_Exercise objective_:
From the records below, give the number of lines that contain the string "What", without any other text.

┄┄┄┄┄┄┄┄┄┄┄┄┄┄┄┄┄┄┄┄

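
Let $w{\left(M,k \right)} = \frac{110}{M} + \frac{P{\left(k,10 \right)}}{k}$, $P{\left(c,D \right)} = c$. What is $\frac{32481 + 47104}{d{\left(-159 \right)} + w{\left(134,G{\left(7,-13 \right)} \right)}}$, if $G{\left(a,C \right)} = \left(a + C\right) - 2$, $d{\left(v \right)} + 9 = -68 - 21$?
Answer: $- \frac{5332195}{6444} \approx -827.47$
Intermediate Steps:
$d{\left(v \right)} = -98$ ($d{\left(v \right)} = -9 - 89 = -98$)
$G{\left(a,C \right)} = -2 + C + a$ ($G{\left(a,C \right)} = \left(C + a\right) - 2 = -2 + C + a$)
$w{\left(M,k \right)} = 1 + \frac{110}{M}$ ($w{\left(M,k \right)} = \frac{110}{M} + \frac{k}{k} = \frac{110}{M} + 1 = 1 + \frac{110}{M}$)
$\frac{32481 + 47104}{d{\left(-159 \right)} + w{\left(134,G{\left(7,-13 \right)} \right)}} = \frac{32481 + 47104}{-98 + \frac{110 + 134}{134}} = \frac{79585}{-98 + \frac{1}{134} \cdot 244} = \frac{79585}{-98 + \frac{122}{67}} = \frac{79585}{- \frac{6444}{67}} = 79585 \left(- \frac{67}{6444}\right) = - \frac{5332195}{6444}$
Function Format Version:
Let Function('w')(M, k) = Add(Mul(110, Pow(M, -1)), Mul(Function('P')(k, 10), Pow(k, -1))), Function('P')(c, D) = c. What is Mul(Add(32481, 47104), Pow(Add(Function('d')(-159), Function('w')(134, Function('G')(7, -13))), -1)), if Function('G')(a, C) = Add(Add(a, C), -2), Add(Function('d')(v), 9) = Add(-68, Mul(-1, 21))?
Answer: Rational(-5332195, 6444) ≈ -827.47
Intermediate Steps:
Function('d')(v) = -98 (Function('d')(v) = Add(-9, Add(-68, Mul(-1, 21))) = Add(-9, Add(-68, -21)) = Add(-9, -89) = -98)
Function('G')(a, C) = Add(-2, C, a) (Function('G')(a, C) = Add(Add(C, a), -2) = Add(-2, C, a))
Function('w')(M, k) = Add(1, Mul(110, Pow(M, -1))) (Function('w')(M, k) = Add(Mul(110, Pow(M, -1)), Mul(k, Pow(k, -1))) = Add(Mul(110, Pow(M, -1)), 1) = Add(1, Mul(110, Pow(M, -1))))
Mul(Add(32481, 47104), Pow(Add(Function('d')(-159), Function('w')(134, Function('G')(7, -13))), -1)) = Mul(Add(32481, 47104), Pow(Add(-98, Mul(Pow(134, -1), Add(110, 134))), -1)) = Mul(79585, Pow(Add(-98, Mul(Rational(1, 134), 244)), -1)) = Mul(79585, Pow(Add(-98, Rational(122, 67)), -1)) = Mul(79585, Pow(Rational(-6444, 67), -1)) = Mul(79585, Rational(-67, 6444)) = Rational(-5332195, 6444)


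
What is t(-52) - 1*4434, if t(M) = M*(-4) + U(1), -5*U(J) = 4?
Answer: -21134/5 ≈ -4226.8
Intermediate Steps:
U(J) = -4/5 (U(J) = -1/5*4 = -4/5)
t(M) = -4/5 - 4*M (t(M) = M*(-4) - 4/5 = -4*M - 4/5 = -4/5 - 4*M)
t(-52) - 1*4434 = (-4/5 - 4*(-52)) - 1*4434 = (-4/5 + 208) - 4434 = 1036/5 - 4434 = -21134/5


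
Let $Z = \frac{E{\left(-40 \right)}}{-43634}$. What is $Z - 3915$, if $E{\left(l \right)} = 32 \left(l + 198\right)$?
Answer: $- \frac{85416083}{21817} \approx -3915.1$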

┄┄┄┄┄┄┄┄┄┄┄┄┄┄┄┄┄┄┄┄

_Response to this task_:
4